▸ STUDY MATERIAL:
↓

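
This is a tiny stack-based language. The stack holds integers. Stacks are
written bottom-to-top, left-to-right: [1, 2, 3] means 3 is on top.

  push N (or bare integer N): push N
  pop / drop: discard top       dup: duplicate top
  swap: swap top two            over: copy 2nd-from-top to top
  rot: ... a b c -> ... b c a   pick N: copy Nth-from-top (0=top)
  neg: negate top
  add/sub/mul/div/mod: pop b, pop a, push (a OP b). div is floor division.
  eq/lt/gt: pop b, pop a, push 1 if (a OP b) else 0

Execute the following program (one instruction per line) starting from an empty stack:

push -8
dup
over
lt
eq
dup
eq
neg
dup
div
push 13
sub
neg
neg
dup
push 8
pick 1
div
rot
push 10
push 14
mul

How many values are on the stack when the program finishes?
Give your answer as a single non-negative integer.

After 'push -8': stack = [-8] (depth 1)
After 'dup': stack = [-8, -8] (depth 2)
After 'over': stack = [-8, -8, -8] (depth 3)
After 'lt': stack = [-8, 0] (depth 2)
After 'eq': stack = [0] (depth 1)
After 'dup': stack = [0, 0] (depth 2)
After 'eq': stack = [1] (depth 1)
After 'neg': stack = [-1] (depth 1)
After 'dup': stack = [-1, -1] (depth 2)
After 'div': stack = [1] (depth 1)
  ...
After 'neg': stack = [12] (depth 1)
After 'neg': stack = [-12] (depth 1)
After 'dup': stack = [-12, -12] (depth 2)
After 'push 8': stack = [-12, -12, 8] (depth 3)
After 'pick 1': stack = [-12, -12, 8, -12] (depth 4)
After 'div': stack = [-12, -12, -1] (depth 3)
After 'rot': stack = [-12, -1, -12] (depth 3)
After 'push 10': stack = [-12, -1, -12, 10] (depth 4)
After 'push 14': stack = [-12, -1, -12, 10, 14] (depth 5)
After 'mul': stack = [-12, -1, -12, 140] (depth 4)

Answer: 4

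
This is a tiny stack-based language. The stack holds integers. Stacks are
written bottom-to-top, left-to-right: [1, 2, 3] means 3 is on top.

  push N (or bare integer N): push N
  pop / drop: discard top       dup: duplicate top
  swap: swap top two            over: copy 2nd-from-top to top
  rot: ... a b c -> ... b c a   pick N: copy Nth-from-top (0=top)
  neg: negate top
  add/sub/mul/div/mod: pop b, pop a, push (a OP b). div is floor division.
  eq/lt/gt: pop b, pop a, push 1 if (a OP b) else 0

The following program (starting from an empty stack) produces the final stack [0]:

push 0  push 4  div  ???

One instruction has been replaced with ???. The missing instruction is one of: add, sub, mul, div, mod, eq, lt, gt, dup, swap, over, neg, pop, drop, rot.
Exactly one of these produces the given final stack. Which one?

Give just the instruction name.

Answer: neg

Derivation:
Stack before ???: [0]
Stack after ???:  [0]
The instruction that transforms [0] -> [0] is: neg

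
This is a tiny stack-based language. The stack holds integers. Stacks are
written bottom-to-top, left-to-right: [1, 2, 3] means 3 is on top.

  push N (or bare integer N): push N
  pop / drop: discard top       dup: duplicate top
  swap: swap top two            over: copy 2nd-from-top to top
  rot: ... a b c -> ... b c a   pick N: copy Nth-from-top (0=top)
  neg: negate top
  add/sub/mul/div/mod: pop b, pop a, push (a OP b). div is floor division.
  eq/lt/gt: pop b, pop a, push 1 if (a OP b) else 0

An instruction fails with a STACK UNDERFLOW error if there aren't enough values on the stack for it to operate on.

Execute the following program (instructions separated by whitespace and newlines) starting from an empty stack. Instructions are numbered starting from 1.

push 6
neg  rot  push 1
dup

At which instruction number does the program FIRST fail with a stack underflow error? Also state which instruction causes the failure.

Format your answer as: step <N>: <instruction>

Answer: step 3: rot

Derivation:
Step 1 ('push 6'): stack = [6], depth = 1
Step 2 ('neg'): stack = [-6], depth = 1
Step 3 ('rot'): needs 3 value(s) but depth is 1 — STACK UNDERFLOW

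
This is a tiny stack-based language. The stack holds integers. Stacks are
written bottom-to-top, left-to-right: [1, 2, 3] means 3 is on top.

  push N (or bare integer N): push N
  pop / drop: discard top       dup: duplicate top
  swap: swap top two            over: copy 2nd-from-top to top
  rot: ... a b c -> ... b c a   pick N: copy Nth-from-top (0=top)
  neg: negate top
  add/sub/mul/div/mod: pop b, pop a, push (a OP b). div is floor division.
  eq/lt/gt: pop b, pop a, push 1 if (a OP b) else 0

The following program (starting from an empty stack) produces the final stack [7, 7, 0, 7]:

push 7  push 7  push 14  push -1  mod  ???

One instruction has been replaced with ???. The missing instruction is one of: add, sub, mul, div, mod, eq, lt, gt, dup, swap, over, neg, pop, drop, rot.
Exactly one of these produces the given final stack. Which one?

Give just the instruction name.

Stack before ???: [7, 7, 0]
Stack after ???:  [7, 7, 0, 7]
The instruction that transforms [7, 7, 0] -> [7, 7, 0, 7] is: over

Answer: over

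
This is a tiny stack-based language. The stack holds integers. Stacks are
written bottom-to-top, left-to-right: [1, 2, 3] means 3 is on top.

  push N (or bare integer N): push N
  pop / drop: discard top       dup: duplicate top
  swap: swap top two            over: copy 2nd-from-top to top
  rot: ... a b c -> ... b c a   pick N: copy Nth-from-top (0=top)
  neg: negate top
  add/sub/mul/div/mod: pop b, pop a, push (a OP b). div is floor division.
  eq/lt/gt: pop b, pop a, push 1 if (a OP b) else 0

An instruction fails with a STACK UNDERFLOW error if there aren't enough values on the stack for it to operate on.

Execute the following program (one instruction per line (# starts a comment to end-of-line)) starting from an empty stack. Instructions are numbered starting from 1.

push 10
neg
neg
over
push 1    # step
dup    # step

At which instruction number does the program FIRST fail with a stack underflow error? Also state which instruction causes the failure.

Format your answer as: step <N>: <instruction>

Answer: step 4: over

Derivation:
Step 1 ('push 10'): stack = [10], depth = 1
Step 2 ('neg'): stack = [-10], depth = 1
Step 3 ('neg'): stack = [10], depth = 1
Step 4 ('over'): needs 2 value(s) but depth is 1 — STACK UNDERFLOW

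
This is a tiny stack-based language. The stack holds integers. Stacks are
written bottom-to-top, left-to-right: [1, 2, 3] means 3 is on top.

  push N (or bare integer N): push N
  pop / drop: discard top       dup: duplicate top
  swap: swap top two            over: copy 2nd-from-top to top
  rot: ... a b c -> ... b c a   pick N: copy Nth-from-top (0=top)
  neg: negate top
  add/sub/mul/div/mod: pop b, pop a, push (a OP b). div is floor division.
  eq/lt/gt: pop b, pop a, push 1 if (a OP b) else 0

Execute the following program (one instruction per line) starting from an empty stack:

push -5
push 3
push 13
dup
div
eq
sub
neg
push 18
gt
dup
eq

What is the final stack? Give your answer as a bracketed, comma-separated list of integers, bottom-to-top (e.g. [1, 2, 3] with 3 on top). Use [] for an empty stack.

After 'push -5': [-5]
After 'push 3': [-5, 3]
After 'push 13': [-5, 3, 13]
After 'dup': [-5, 3, 13, 13]
After 'div': [-5, 3, 1]
After 'eq': [-5, 0]
After 'sub': [-5]
After 'neg': [5]
After 'push 18': [5, 18]
After 'gt': [0]
After 'dup': [0, 0]
After 'eq': [1]

Answer: [1]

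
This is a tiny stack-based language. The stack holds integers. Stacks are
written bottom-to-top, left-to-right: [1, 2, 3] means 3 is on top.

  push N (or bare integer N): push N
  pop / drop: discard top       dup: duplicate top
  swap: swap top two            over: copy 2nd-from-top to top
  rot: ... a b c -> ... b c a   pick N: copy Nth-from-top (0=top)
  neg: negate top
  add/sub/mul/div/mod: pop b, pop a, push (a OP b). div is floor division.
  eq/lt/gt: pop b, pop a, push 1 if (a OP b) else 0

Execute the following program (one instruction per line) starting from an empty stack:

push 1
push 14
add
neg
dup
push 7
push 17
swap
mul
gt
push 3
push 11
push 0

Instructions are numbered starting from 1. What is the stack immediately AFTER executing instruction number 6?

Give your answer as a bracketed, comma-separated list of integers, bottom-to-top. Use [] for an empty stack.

Answer: [-15, -15, 7]

Derivation:
Step 1 ('push 1'): [1]
Step 2 ('push 14'): [1, 14]
Step 3 ('add'): [15]
Step 4 ('neg'): [-15]
Step 5 ('dup'): [-15, -15]
Step 6 ('push 7'): [-15, -15, 7]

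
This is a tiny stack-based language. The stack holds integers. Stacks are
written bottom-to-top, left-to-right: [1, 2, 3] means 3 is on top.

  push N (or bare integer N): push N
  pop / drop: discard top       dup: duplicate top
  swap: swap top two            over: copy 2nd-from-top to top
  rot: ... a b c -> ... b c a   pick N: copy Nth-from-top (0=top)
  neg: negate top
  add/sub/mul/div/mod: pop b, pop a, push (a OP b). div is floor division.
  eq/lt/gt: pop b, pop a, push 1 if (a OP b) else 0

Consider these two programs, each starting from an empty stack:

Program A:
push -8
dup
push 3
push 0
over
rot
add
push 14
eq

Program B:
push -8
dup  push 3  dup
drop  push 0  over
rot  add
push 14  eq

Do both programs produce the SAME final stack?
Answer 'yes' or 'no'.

Program A trace:
  After 'push -8': [-8]
  After 'dup': [-8, -8]
  After 'push 3': [-8, -8, 3]
  After 'push 0': [-8, -8, 3, 0]
  After 'over': [-8, -8, 3, 0, 3]
  After 'rot': [-8, -8, 0, 3, 3]
  After 'add': [-8, -8, 0, 6]
  After 'push 14': [-8, -8, 0, 6, 14]
  After 'eq': [-8, -8, 0, 0]
Program A final stack: [-8, -8, 0, 0]

Program B trace:
  After 'push -8': [-8]
  After 'dup': [-8, -8]
  After 'push 3': [-8, -8, 3]
  After 'dup': [-8, -8, 3, 3]
  After 'drop': [-8, -8, 3]
  After 'push 0': [-8, -8, 3, 0]
  After 'over': [-8, -8, 3, 0, 3]
  After 'rot': [-8, -8, 0, 3, 3]
  After 'add': [-8, -8, 0, 6]
  After 'push 14': [-8, -8, 0, 6, 14]
  After 'eq': [-8, -8, 0, 0]
Program B final stack: [-8, -8, 0, 0]
Same: yes

Answer: yes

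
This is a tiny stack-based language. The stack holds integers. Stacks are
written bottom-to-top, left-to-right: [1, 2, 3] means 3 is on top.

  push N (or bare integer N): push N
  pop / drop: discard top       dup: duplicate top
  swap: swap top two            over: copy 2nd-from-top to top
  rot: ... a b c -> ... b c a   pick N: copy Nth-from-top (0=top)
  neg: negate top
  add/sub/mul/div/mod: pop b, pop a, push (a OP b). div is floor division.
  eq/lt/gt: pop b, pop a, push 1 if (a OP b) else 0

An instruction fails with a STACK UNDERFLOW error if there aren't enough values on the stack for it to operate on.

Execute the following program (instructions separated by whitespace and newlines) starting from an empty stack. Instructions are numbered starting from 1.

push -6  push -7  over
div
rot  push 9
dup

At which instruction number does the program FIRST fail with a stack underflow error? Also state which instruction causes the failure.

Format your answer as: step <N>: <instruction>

Answer: step 5: rot

Derivation:
Step 1 ('push -6'): stack = [-6], depth = 1
Step 2 ('push -7'): stack = [-6, -7], depth = 2
Step 3 ('over'): stack = [-6, -7, -6], depth = 3
Step 4 ('div'): stack = [-6, 1], depth = 2
Step 5 ('rot'): needs 3 value(s) but depth is 2 — STACK UNDERFLOW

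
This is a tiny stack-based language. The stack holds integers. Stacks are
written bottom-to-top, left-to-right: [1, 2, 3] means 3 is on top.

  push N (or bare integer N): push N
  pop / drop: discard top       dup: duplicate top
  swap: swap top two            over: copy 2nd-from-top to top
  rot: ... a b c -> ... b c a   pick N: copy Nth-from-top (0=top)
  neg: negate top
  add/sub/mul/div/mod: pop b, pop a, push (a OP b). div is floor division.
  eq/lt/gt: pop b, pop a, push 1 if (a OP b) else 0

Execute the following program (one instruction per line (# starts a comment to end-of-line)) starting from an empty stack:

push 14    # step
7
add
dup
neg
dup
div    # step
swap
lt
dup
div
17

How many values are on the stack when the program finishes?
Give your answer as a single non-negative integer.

After 'push 14': stack = [14] (depth 1)
After 'push 7': stack = [14, 7] (depth 2)
After 'add': stack = [21] (depth 1)
After 'dup': stack = [21, 21] (depth 2)
After 'neg': stack = [21, -21] (depth 2)
After 'dup': stack = [21, -21, -21] (depth 3)
After 'div': stack = [21, 1] (depth 2)
After 'swap': stack = [1, 21] (depth 2)
After 'lt': stack = [1] (depth 1)
After 'dup': stack = [1, 1] (depth 2)
After 'div': stack = [1] (depth 1)
After 'push 17': stack = [1, 17] (depth 2)

Answer: 2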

↑

In the records, find every line that has the string "programs" and copy it.

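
Consider these two programs, each starting from an empty stack:
Do both programs produce the SAME final stack?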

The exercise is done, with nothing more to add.